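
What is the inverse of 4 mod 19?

5

Run the extended Euclidean algorithm:
19 = 4×4 + 3
4 = 1×3 + 1
3 = 3×1 + 0
gcd(4, 19) = 1, so the inverse exists.
Back-substitute for 1:
1 = 1×4 − 1×3
  = −1×19 + 5×4
So 4⁻¹ ≡ 5 (mod 19).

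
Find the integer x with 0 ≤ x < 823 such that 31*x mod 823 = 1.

823 = 26×31 + 17
31 = 1×17 + 14
17 = 1×14 + 3
14 = 4×3 + 2
3 = 1×2 + 1
2 = 2×1 + 0
gcd(31, 823) = 1, so the inverse exists.
Bézout: 1 = 11×823 − 292×31.
So 31⁻¹ ≡ −292 ≡ 531 (mod 823).

531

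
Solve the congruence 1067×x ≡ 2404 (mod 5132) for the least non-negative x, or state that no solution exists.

gcd(1067, 5132) = 1, so a unique solution mod 5132 exists.
1067⁻¹ ≡ 3059 (mod 5132).
x ≡ 3059×2404 ≡ 4812 (mod 5132).

4812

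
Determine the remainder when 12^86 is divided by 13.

86 in binary is 1010110, i.e. 86 = 64 + 16 + 4 + 2.
12^1 ≡ 12 (mod 13)
12^2 ≡ 12^2 = 144 ≡ 1 (mod 13)
12^4 ≡ 1^2 = 1 (mod 13)
12^8 ≡ 1^2 = 1 (mod 13)
12^16 ≡ 1^2 = 1 (mod 13)
12^32 ≡ 1^2 = 1 (mod 13)
12^64 ≡ 1^2 = 1 (mod 13)
12^86 = 12^64 × 12^16 × 12^4 × 12^2 ≡ 1 × 1 × 1 × 1 (mod 13).
Accumulate the product:
1 × 1 = 1
1 × 1 = 1
1 × 1 = 1

1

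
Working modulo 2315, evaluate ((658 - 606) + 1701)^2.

658 - 606 = 52
52 + 1701 = 1753
(1753)^2 ≡ 1004 (mod 2315)

1004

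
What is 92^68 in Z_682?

By square-and-multiply:
68 in binary is 1000100, i.e. 68 = 64 + 4.
92^1 ≡ 92 (mod 682)
92^2 ≡ 92^2 = 8464 ≡ 280 (mod 682)
92^4 ≡ 280^2 = 78400 ≡ 652 (mod 682)
92^8 ≡ 652^2 = 425104 ≡ 218 (mod 682)
92^16 ≡ 218^2 = 47524 ≡ 466 (mod 682)
92^32 ≡ 466^2 = 217156 ≡ 280 (mod 682)
92^64 ≡ 280^2 = 78400 ≡ 652 (mod 682)
92^68 = 92^64 × 92^4 ≡ 652 × 652 (mod 682).
652 × 652 = 425104 ≡ 218 (mod 682).

218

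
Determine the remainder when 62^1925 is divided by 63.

62

By square-and-multiply:
1925 in binary is 11110000101, i.e. 1925 = 1024 + 512 + 256 + 128 + 4 + 1.
62^1 ≡ 62 (mod 63)
62^2 ≡ 62^2 = 3844 ≡ 1 (mod 63)
62^4 ≡ 1^2 = 1 (mod 63)
62^8 ≡ 1^2 = 1 (mod 63)
62^16 ≡ 1^2 = 1 (mod 63)
62^32 ≡ 1^2 = 1 (mod 63)
62^64 ≡ 1^2 = 1 (mod 63)
62^128 ≡ 1^2 = 1 (mod 63)
62^256 ≡ 1^2 = 1 (mod 63)
62^512 ≡ 1^2 = 1 (mod 63)
62^1024 ≡ 1^2 = 1 (mod 63)
62^1925 = 62^1024 · 62^512 · 62^256 · 62^128 · 62^4 · 62^1 ≡ 1 · 1 · 1 · 1 · 1 · 62 (mod 63).
Accumulate the product:
1 · 1 = 1
1 · 1 = 1
1 · 1 = 1
1 · 1 = 1
1 · 62 = 62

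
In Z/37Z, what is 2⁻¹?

19

Run the extended Euclidean algorithm:
37 = 18×2 + 1
2 = 2×1 + 0
gcd(2, 37) = 1, so the inverse exists.
Bézout: 1 = 1×37 − 18×2.
So 2⁻¹ ≡ −18 ≡ 19 (mod 37).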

# # # # #

Problem requirements ->
Would you please write the entries out again in full, exactly as given?

Expected output ->
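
What is the inverse of 4 mod 19?

5

Run the extended Euclidean algorithm:
19 = 4×4 + 3
4 = 1×3 + 1
3 = 3×1 + 0
gcd(4, 19) = 1, so the inverse exists.
Back-substitute for 1:
1 = 1×4 − 1×3
  = −1×19 + 5×4
So 4⁻¹ ≡ 5 (mod 19).

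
Find the integer x with 0 ≤ x < 823 such that 31*x mod 823 = 1.

823 = 26×31 + 17
31 = 1×17 + 14
17 = 1×14 + 3
14 = 4×3 + 2
3 = 1×2 + 1
2 = 2×1 + 0
gcd(31, 823) = 1, so the inverse exists.
Bézout: 1 = 11×823 − 292×31.
So 31⁻¹ ≡ −292 ≡ 531 (mod 823).

531

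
Solve the congruence 1067×x ≡ 2404 (mod 5132) for the least non-negative x, or state that no solution exists.

gcd(1067, 5132) = 1, so a unique solution mod 5132 exists.
1067⁻¹ ≡ 3059 (mod 5132).
x ≡ 3059×2404 ≡ 4812 (mod 5132).

4812

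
Determine the remainder when 12^86 is divided by 13.

86 in binary is 1010110, i.e. 86 = 64 + 16 + 4 + 2.
12^1 ≡ 12 (mod 13)
12^2 ≡ 12^2 = 144 ≡ 1 (mod 13)
12^4 ≡ 1^2 = 1 (mod 13)
12^8 ≡ 1^2 = 1 (mod 13)
12^16 ≡ 1^2 = 1 (mod 13)
12^32 ≡ 1^2 = 1 (mod 13)
12^64 ≡ 1^2 = 1 (mod 13)
12^86 = 12^64 × 12^16 × 12^4 × 12^2 ≡ 1 × 1 × 1 × 1 (mod 13).
Accumulate the product:
1 × 1 = 1
1 × 1 = 1
1 × 1 = 1

1

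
Working modulo 2315, evaluate ((658 - 606) + 1701)^2.

658 - 606 = 52
52 + 1701 = 1753
(1753)^2 ≡ 1004 (mod 2315)

1004

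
What is 92^68 in Z_682?

By square-and-multiply:
68 in binary is 1000100, i.e. 68 = 64 + 4.
92^1 ≡ 92 (mod 682)
92^2 ≡ 92^2 = 8464 ≡ 280 (mod 682)
92^4 ≡ 280^2 = 78400 ≡ 652 (mod 682)
92^8 ≡ 652^2 = 425104 ≡ 218 (mod 682)
92^16 ≡ 218^2 = 47524 ≡ 466 (mod 682)
92^32 ≡ 466^2 = 217156 ≡ 280 (mod 682)
92^64 ≡ 280^2 = 78400 ≡ 652 (mod 682)
92^68 = 92^64 × 92^4 ≡ 652 × 652 (mod 682).
652 × 652 = 425104 ≡ 218 (mod 682).

218

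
Determine the remainder when 62^1925 is divided by 63.

62

By square-and-multiply:
1925 in binary is 11110000101, i.e. 1925 = 1024 + 512 + 256 + 128 + 4 + 1.
62^1 ≡ 62 (mod 63)
62^2 ≡ 62^2 = 3844 ≡ 1 (mod 63)
62^4 ≡ 1^2 = 1 (mod 63)
62^8 ≡ 1^2 = 1 (mod 63)
62^16 ≡ 1^2 = 1 (mod 63)
62^32 ≡ 1^2 = 1 (mod 63)
62^64 ≡ 1^2 = 1 (mod 63)
62^128 ≡ 1^2 = 1 (mod 63)
62^256 ≡ 1^2 = 1 (mod 63)
62^512 ≡ 1^2 = 1 (mod 63)
62^1024 ≡ 1^2 = 1 (mod 63)
62^1925 = 62^1024 · 62^512 · 62^256 · 62^128 · 62^4 · 62^1 ≡ 1 · 1 · 1 · 1 · 1 · 62 (mod 63).
Accumulate the product:
1 · 1 = 1
1 · 1 = 1
1 · 1 = 1
1 · 1 = 1
1 · 62 = 62

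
In Z/37Z, what is 2⁻¹?

19

Run the extended Euclidean algorithm:
37 = 18×2 + 1
2 = 2×1 + 0
gcd(2, 37) = 1, so the inverse exists.
Bézout: 1 = 1×37 − 18×2.
So 2⁻¹ ≡ −18 ≡ 19 (mod 37).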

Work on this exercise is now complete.